● **WORK REQUEST**
Check each line of the data below for the string "major", then state how many have it and nothing else.

Stored entries
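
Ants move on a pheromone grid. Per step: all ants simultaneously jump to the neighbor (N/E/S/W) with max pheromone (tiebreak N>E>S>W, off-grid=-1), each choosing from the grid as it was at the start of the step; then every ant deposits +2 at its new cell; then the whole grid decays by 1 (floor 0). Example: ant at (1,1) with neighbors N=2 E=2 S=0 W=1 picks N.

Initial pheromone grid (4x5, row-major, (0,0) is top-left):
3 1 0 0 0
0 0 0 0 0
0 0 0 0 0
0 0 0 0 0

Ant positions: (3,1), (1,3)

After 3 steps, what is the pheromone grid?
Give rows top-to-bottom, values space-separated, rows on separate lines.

After step 1: ants at (2,1),(0,3)
  2 0 0 1 0
  0 0 0 0 0
  0 1 0 0 0
  0 0 0 0 0
After step 2: ants at (1,1),(0,4)
  1 0 0 0 1
  0 1 0 0 0
  0 0 0 0 0
  0 0 0 0 0
After step 3: ants at (0,1),(1,4)
  0 1 0 0 0
  0 0 0 0 1
  0 0 0 0 0
  0 0 0 0 0

0 1 0 0 0
0 0 0 0 1
0 0 0 0 0
0 0 0 0 0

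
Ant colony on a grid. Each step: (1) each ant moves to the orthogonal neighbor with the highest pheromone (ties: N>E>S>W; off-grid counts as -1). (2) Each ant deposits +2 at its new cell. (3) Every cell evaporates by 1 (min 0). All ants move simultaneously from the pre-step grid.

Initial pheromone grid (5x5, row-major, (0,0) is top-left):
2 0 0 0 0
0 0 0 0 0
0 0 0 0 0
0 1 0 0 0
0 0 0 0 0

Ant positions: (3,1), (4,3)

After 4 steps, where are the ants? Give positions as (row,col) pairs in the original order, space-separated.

Step 1: ant0:(3,1)->N->(2,1) | ant1:(4,3)->N->(3,3)
  grid max=1 at (0,0)
Step 2: ant0:(2,1)->N->(1,1) | ant1:(3,3)->N->(2,3)
  grid max=1 at (1,1)
Step 3: ant0:(1,1)->N->(0,1) | ant1:(2,3)->N->(1,3)
  grid max=1 at (0,1)
Step 4: ant0:(0,1)->E->(0,2) | ant1:(1,3)->N->(0,3)
  grid max=1 at (0,2)

(0,2) (0,3)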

● **RESPONSE AREA**
2